→ WHAT THIS TASK INVOLVES
Use the entries below and reproduce exactly the lines from the one containing "Let x(V) = 1/(U" down to the one containing "Answer: -95459126/10372659 ≈ -9.2030", both of them included.

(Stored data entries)

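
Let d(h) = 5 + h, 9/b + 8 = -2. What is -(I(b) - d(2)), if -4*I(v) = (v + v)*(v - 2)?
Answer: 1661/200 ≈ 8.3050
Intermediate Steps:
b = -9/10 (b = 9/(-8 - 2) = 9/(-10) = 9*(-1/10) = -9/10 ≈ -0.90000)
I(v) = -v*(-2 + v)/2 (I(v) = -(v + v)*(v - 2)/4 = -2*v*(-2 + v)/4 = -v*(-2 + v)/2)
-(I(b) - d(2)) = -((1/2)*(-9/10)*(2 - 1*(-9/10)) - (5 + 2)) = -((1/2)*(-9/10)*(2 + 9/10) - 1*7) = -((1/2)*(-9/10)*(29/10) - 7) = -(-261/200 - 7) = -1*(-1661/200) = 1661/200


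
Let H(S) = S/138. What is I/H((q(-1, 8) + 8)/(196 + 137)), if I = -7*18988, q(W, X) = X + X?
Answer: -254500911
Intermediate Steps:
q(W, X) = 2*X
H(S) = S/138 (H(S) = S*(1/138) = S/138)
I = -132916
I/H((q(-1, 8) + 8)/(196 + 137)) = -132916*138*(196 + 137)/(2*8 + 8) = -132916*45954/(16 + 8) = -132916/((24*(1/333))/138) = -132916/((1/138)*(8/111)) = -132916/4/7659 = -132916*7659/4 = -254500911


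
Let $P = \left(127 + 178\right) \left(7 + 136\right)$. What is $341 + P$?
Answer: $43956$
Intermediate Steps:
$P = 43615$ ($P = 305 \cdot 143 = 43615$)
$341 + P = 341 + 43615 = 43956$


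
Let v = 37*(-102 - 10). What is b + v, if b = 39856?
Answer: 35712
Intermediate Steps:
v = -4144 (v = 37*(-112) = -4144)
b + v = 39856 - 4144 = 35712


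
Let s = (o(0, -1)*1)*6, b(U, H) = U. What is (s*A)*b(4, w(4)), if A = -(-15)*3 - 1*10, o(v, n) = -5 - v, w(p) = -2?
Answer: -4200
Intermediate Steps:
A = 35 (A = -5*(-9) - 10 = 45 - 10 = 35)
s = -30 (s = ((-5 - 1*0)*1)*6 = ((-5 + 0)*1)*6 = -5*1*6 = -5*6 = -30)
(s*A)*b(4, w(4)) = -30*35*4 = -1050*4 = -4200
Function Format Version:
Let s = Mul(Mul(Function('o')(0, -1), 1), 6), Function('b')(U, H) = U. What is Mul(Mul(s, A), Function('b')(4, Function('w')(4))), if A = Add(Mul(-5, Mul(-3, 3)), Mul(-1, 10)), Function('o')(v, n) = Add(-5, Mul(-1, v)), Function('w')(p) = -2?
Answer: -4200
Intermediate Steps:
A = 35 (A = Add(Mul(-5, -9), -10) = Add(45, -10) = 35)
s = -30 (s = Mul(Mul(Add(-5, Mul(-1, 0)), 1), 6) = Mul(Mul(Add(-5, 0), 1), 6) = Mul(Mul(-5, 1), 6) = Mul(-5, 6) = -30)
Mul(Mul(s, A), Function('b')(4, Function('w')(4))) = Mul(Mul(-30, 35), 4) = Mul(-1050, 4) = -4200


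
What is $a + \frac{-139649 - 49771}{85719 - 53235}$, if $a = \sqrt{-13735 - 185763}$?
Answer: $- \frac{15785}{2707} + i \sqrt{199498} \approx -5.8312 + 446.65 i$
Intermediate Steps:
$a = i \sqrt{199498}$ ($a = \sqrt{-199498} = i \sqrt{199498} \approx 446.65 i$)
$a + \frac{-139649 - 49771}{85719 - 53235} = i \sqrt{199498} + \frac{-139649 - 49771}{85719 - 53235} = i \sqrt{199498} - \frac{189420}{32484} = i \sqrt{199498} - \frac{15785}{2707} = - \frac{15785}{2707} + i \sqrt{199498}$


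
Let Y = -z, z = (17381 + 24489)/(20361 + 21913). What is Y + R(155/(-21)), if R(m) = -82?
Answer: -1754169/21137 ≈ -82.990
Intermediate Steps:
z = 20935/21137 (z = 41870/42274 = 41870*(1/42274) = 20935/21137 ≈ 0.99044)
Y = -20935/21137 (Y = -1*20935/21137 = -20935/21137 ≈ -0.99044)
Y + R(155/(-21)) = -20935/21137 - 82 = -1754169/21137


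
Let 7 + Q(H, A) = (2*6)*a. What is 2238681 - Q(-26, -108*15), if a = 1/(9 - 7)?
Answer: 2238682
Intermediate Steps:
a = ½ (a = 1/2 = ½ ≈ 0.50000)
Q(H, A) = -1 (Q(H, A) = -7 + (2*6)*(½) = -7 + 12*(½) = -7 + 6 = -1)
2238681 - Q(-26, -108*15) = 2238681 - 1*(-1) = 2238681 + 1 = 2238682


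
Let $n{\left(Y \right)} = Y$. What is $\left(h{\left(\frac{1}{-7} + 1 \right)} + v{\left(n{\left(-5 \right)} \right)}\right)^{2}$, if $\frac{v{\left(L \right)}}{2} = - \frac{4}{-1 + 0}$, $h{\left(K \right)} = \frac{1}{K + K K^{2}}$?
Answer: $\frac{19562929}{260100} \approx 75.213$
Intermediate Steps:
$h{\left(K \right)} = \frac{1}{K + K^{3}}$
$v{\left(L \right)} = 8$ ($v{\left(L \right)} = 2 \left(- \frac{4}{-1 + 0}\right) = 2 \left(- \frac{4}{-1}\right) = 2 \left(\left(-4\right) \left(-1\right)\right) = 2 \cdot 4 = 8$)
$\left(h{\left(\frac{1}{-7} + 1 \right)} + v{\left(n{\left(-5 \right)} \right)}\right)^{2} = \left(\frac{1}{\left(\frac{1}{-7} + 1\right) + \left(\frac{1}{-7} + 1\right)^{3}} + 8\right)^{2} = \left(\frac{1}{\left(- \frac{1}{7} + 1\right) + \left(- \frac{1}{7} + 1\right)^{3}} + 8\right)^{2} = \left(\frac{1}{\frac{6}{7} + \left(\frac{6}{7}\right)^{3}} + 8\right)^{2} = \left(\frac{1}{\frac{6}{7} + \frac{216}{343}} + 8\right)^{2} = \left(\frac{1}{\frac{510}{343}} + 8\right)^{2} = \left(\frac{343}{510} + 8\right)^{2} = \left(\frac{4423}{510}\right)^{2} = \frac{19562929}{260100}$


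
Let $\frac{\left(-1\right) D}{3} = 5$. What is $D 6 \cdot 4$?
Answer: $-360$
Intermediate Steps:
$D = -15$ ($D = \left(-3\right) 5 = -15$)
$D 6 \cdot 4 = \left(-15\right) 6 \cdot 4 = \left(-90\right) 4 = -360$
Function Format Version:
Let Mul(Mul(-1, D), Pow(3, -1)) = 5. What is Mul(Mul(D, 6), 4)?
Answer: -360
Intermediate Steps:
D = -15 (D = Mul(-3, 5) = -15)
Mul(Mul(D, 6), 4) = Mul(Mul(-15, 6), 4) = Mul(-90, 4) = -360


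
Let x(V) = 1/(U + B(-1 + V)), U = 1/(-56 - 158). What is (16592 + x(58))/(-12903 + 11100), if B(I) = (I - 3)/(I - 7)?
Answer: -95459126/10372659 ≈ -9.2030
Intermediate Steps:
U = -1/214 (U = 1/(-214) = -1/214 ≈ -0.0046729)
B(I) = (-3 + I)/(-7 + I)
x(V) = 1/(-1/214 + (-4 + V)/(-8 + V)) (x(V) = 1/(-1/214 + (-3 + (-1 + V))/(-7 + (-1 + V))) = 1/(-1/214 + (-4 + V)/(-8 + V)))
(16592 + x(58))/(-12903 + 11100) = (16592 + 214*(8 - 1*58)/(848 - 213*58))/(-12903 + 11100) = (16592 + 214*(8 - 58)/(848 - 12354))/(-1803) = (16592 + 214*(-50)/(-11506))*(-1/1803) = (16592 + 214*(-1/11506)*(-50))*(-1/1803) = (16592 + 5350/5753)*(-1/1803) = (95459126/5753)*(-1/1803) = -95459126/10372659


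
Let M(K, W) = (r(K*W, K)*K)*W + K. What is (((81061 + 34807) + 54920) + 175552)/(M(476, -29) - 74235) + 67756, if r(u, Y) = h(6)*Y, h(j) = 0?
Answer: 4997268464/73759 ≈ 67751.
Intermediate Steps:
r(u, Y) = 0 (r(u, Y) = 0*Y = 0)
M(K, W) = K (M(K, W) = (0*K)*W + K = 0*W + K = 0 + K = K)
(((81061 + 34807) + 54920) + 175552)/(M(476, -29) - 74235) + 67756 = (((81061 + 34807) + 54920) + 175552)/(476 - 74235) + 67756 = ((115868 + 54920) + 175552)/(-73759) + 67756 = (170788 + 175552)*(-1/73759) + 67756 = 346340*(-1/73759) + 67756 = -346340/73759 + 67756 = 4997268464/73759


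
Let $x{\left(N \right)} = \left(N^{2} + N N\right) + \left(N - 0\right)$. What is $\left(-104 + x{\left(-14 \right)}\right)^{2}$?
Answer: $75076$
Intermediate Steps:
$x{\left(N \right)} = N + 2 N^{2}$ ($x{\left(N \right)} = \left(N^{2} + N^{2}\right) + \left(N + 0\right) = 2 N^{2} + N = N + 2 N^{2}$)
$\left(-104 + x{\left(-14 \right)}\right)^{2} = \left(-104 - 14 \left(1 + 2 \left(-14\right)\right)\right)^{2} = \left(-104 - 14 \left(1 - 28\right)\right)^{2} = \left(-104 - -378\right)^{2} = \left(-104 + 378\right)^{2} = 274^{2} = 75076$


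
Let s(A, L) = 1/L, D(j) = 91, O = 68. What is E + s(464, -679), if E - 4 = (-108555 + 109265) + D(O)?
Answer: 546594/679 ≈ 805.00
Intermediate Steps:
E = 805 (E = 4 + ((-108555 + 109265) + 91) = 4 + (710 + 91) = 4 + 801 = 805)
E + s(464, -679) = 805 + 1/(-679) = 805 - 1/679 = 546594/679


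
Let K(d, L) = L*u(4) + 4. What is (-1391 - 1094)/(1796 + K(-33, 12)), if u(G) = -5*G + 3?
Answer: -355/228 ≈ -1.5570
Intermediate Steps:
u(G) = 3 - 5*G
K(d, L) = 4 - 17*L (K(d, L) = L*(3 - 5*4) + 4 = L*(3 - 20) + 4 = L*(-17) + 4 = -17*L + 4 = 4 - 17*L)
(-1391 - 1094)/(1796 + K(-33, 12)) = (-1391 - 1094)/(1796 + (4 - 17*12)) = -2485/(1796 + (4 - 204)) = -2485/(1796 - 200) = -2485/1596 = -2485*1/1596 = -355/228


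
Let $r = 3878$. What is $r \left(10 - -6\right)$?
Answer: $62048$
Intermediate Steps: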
* * *
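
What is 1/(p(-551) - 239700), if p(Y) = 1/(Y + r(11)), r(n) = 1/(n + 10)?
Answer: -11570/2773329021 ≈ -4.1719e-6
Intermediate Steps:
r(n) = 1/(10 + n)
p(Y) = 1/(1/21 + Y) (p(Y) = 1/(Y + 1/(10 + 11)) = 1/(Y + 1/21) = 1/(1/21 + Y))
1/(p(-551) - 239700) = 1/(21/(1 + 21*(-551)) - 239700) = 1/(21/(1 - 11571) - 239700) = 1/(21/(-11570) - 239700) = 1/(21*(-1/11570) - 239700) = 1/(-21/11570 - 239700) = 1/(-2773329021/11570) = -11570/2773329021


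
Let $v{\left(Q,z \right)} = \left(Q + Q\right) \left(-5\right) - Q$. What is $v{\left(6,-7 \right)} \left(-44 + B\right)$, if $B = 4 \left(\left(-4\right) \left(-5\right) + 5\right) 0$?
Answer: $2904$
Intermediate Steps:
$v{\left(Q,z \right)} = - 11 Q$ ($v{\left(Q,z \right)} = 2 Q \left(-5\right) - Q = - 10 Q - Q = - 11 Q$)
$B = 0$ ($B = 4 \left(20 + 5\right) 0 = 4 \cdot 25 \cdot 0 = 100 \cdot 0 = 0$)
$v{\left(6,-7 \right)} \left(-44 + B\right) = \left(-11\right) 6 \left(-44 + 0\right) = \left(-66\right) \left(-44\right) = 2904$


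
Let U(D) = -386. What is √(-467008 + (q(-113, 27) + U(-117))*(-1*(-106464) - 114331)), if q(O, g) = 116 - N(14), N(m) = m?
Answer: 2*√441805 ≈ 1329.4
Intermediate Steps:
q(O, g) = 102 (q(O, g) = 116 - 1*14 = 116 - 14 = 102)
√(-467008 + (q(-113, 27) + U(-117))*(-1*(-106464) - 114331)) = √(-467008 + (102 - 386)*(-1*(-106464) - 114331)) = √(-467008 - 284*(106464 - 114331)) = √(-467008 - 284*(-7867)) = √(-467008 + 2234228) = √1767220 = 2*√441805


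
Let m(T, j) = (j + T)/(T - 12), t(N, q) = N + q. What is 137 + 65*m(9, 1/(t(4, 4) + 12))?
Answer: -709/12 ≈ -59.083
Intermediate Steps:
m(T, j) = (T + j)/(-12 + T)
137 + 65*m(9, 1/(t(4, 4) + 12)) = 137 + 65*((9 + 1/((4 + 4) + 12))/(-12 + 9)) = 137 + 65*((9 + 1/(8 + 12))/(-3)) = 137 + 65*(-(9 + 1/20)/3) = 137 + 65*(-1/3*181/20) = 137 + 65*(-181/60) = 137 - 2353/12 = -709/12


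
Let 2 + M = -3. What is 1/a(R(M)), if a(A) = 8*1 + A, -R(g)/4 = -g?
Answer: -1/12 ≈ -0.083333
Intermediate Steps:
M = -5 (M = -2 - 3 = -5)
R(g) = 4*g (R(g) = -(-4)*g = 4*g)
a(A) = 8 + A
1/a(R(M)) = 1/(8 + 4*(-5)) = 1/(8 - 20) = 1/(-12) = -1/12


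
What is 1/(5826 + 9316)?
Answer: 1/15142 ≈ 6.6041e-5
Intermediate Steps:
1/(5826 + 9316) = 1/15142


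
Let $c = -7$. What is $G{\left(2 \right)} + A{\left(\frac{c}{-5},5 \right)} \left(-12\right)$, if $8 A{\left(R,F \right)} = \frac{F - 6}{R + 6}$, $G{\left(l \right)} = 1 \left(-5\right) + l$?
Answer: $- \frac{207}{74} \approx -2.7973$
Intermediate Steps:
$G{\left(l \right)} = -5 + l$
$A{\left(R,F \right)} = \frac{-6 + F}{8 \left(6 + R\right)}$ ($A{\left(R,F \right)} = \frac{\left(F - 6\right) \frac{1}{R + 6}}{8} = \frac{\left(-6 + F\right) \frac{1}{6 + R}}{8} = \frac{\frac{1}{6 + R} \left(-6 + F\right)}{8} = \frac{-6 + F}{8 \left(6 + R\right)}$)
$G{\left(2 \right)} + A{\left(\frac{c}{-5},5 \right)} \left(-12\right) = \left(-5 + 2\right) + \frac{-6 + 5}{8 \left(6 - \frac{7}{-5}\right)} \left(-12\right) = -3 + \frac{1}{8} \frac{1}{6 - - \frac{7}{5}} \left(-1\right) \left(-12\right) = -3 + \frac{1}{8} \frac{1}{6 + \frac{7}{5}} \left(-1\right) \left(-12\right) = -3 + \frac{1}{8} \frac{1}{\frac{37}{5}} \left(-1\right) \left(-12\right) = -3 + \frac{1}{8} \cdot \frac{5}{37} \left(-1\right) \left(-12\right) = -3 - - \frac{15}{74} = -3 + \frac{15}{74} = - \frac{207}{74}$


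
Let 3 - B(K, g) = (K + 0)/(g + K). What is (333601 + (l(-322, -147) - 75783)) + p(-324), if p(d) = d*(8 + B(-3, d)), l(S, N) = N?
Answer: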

→ RESULT OF THIS EXERCISE
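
Let x(V) = 1/(U + B(-1 + V)), U = 1/(-56 - 158). What is (16592 + x(58))/(-12903 + 11100), if B(I) = (I - 3)/(I - 7)?
Answer: -95459126/10372659 ≈ -9.2030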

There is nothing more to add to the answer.